BEGIN Supplied records
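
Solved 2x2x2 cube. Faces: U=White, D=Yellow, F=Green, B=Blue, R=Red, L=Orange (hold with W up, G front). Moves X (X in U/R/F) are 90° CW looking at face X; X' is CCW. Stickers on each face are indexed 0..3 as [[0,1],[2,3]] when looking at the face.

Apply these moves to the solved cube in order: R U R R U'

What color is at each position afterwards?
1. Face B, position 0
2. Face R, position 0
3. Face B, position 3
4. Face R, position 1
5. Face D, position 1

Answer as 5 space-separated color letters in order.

Answer: R R B W W

Derivation:
After move 1 (R): R=RRRR U=WGWG F=GYGY D=YBYB B=WBWB
After move 2 (U): U=WWGG F=RRGY R=WBRR B=OOWB L=GYOO
After move 3 (R): R=RWRB U=WRGY F=RBGB D=YWYO B=GOWB
After move 4 (R): R=RRBW U=WBGB F=RWGO D=YWYG B=YORB
After move 5 (U'): U=BBWG F=GYGO R=RWBW B=RRRB L=YOOO
Query 1: B[0] = R
Query 2: R[0] = R
Query 3: B[3] = B
Query 4: R[1] = W
Query 5: D[1] = W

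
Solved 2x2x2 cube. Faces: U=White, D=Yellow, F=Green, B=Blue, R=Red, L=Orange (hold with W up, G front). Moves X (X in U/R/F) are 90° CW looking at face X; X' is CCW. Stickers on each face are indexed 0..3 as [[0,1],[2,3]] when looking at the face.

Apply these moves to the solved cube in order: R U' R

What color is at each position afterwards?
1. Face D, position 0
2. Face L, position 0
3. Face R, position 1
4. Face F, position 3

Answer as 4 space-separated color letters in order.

Answer: Y W G B

Derivation:
After move 1 (R): R=RRRR U=WGWG F=GYGY D=YBYB B=WBWB
After move 2 (U'): U=GGWW F=OOGY R=GYRR B=RRWB L=WBOO
After move 3 (R): R=RGRY U=GOWY F=OBGB D=YWYR B=WRGB
Query 1: D[0] = Y
Query 2: L[0] = W
Query 3: R[1] = G
Query 4: F[3] = B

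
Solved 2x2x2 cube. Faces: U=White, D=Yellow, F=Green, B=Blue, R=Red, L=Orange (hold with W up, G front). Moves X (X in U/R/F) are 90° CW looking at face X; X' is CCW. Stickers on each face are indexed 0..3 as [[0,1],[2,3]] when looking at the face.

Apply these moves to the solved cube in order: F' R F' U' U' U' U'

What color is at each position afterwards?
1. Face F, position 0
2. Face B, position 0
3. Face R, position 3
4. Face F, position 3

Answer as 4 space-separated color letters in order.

After move 1 (F'): F=GGGG U=WWRR R=YRYR D=OOYY L=OWOW
After move 2 (R): R=YYRR U=WGRG F=GOGY D=OBYB B=RBWB
After move 3 (F'): F=OYGG U=WGYR R=BYOR D=WWYB L=OGOR
After move 4 (U'): U=GRWY F=OGGG R=OYOR B=BYWB L=RBOR
After move 5 (U'): U=RYGW F=RBGG R=OGOR B=OYWB L=BYOR
After move 6 (U'): U=YWRG F=BYGG R=RBOR B=OGWB L=OYOR
After move 7 (U'): U=WGYR F=OYGG R=BYOR B=RBWB L=OGOR
Query 1: F[0] = O
Query 2: B[0] = R
Query 3: R[3] = R
Query 4: F[3] = G

Answer: O R R G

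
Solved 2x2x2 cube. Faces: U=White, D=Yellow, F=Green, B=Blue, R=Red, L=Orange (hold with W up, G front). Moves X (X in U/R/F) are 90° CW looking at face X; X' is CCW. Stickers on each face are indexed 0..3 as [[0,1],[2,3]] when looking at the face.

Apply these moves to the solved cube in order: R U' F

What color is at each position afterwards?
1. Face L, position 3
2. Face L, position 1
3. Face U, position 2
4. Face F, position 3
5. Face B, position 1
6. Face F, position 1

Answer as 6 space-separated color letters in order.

Answer: B Y O O R O

Derivation:
After move 1 (R): R=RRRR U=WGWG F=GYGY D=YBYB B=WBWB
After move 2 (U'): U=GGWW F=OOGY R=GYRR B=RRWB L=WBOO
After move 3 (F): F=GOYO U=GGOB R=WYWR D=RGYB L=WYOB
Query 1: L[3] = B
Query 2: L[1] = Y
Query 3: U[2] = O
Query 4: F[3] = O
Query 5: B[1] = R
Query 6: F[1] = O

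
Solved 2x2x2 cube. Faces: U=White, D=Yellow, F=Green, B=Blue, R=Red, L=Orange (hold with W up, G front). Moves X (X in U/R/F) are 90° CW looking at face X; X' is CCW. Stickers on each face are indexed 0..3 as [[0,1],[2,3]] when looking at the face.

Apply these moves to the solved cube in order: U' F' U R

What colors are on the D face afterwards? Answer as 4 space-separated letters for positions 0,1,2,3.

After move 1 (U'): U=WWWW F=OOGG R=GGRR B=RRBB L=BBOO
After move 2 (F'): F=OGOG U=WWGR R=YGYR D=BOYY L=BWOW
After move 3 (U): U=GWRW F=YGOG R=RRYR B=BWBB L=OGOW
After move 4 (R): R=YRRR U=GGRG F=YOOY D=BBYB B=WWWB
Query: D face = BBYB

Answer: B B Y B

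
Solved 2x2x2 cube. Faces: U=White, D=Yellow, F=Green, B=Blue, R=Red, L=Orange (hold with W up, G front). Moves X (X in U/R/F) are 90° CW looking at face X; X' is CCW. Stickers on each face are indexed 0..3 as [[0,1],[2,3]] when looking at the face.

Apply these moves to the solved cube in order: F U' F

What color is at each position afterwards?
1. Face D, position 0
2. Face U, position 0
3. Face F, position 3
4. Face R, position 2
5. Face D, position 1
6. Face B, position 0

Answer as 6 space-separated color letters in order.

After move 1 (F): F=GGGG U=WWOO R=WRWR D=RRYY L=OYOY
After move 2 (U'): U=WOWO F=OYGG R=GGWR B=WRBB L=BBOY
After move 3 (F): F=GOGY U=WOYB R=WGOR D=WGYY L=BROR
Query 1: D[0] = W
Query 2: U[0] = W
Query 3: F[3] = Y
Query 4: R[2] = O
Query 5: D[1] = G
Query 6: B[0] = W

Answer: W W Y O G W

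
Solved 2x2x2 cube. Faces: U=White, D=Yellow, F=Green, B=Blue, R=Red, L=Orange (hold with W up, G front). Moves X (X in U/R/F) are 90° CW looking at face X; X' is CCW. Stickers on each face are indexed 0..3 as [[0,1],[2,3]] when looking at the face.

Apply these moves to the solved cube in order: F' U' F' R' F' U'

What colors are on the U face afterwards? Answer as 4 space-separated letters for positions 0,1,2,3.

Answer: B O W G

Derivation:
After move 1 (F'): F=GGGG U=WWRR R=YRYR D=OOYY L=OWOW
After move 2 (U'): U=WRWR F=OWGG R=GGYR B=YRBB L=BBOW
After move 3 (F'): F=WGOG U=WRGY R=OGOR D=BWYY L=BROW
After move 4 (R'): R=GROO U=WBGY F=WROY D=BGYG B=YRWB
After move 5 (F'): F=RYWO U=WBGO R=GRBO D=RWYG L=BYOG
After move 6 (U'): U=BOWG F=BYWO R=RYBO B=GRWB L=YROG
Query: U face = BOWG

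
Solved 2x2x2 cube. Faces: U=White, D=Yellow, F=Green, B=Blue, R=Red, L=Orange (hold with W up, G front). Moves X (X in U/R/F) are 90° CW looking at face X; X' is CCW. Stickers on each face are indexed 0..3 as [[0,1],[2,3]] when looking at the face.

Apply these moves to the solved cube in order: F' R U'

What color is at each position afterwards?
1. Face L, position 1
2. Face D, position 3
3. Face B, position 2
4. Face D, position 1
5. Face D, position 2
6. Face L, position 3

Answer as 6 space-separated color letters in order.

Answer: B B W B Y W

Derivation:
After move 1 (F'): F=GGGG U=WWRR R=YRYR D=OOYY L=OWOW
After move 2 (R): R=YYRR U=WGRG F=GOGY D=OBYB B=RBWB
After move 3 (U'): U=GGWR F=OWGY R=GORR B=YYWB L=RBOW
Query 1: L[1] = B
Query 2: D[3] = B
Query 3: B[2] = W
Query 4: D[1] = B
Query 5: D[2] = Y
Query 6: L[3] = W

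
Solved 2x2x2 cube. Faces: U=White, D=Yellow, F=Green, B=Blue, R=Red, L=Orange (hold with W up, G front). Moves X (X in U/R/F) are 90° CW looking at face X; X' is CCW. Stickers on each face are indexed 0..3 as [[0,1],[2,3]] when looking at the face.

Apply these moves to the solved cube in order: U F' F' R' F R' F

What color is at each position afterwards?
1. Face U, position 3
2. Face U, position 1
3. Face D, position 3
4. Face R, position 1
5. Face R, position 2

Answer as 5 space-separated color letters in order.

After move 1 (U): U=WWWW F=RRGG R=BBRR B=OOBB L=GGOO
After move 2 (F'): F=RGRG U=WWBR R=YBYR D=GOYY L=GWOW
After move 3 (F'): F=GGRR U=WWYY R=OBGR D=WWYY L=GROB
After move 4 (R'): R=BROG U=WBYO F=GWRY D=WGYR B=YOWB
After move 5 (F): F=RGYW U=WBBR R=YROG D=OBYR L=GWOG
After move 6 (R'): R=RGYO U=WWBY F=RBYR D=OGYW B=ROBB
After move 7 (F): F=YRRB U=WWGW R=BGYO D=YRYW L=GOOG
Query 1: U[3] = W
Query 2: U[1] = W
Query 3: D[3] = W
Query 4: R[1] = G
Query 5: R[2] = Y

Answer: W W W G Y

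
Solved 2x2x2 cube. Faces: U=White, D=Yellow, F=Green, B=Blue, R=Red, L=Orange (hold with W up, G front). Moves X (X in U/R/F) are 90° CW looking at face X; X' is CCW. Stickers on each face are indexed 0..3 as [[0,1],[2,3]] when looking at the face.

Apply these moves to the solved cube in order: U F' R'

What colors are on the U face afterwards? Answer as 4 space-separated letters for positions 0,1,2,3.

After move 1 (U): U=WWWW F=RRGG R=BBRR B=OOBB L=GGOO
After move 2 (F'): F=RGRG U=WWBR R=YBYR D=GOYY L=GWOW
After move 3 (R'): R=BRYY U=WBBO F=RWRR D=GGYG B=YOOB
Query: U face = WBBO

Answer: W B B O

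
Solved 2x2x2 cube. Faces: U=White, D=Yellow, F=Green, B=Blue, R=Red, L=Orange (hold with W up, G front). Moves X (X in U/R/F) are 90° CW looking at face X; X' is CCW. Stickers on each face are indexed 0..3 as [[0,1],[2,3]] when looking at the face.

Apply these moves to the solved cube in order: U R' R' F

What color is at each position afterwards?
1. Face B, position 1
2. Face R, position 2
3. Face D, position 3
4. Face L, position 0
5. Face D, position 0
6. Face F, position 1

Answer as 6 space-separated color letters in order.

Answer: O Y W G B R

Derivation:
After move 1 (U): U=WWWW F=RRGG R=BBRR B=OOBB L=GGOO
After move 2 (R'): R=BRBR U=WBWO F=RWGW D=YRYG B=YOYB
After move 3 (R'): R=RRBB U=WYWY F=RBGO D=YWYW B=GORB
After move 4 (F): F=GROB U=WYOG R=WRYB D=BRYW L=GYOW
Query 1: B[1] = O
Query 2: R[2] = Y
Query 3: D[3] = W
Query 4: L[0] = G
Query 5: D[0] = B
Query 6: F[1] = R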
END Supplied records
▶ **What you should do**: All lines above from the one holding "5. Face D, position 2" to the one holding "order: U F' R'", inclusive, are to be copied exactly; no other line is wanted.

▶ **Expected answer**:
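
5. Face D, position 2
6. Face L, position 3

Answer as 6 space-separated color letters in order.

Answer: B B W B Y W

Derivation:
After move 1 (F'): F=GGGG U=WWRR R=YRYR D=OOYY L=OWOW
After move 2 (R): R=YYRR U=WGRG F=GOGY D=OBYB B=RBWB
After move 3 (U'): U=GGWR F=OWGY R=GORR B=YYWB L=RBOW
Query 1: L[1] = B
Query 2: D[3] = B
Query 3: B[2] = W
Query 4: D[1] = B
Query 5: D[2] = Y
Query 6: L[3] = W

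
Solved 2x2x2 cube. Faces: U=White, D=Yellow, F=Green, B=Blue, R=Red, L=Orange (hold with W up, G front). Moves X (X in U/R/F) are 90° CW looking at face X; X' is CCW. Stickers on each face are indexed 0..3 as [[0,1],[2,3]] when looking at the face.

Apply these moves to the solved cube in order: U F' F' R' F R' F

What color is at each position afterwards?
1. Face U, position 3
2. Face U, position 1
3. Face D, position 3
4. Face R, position 1
5. Face R, position 2

Answer as 5 space-separated color letters in order.

After move 1 (U): U=WWWW F=RRGG R=BBRR B=OOBB L=GGOO
After move 2 (F'): F=RGRG U=WWBR R=YBYR D=GOYY L=GWOW
After move 3 (F'): F=GGRR U=WWYY R=OBGR D=WWYY L=GROB
After move 4 (R'): R=BROG U=WBYO F=GWRY D=WGYR B=YOWB
After move 5 (F): F=RGYW U=WBBR R=YROG D=OBYR L=GWOG
After move 6 (R'): R=RGYO U=WWBY F=RBYR D=OGYW B=ROBB
After move 7 (F): F=YRRB U=WWGW R=BGYO D=YRYW L=GOOG
Query 1: U[3] = W
Query 2: U[1] = W
Query 3: D[3] = W
Query 4: R[1] = G
Query 5: R[2] = Y

Answer: W W W G Y

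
Solved 2x2x2 cube. Faces: U=White, D=Yellow, F=Green, B=Blue, R=Red, L=Orange (hold with W up, G front). Moves X (X in U/R/F) are 90° CW looking at face X; X' is CCW. Stickers on each face are indexed 0..3 as [[0,1],[2,3]] when looking at the face.

Apply these moves to the solved cube in order: U F' R'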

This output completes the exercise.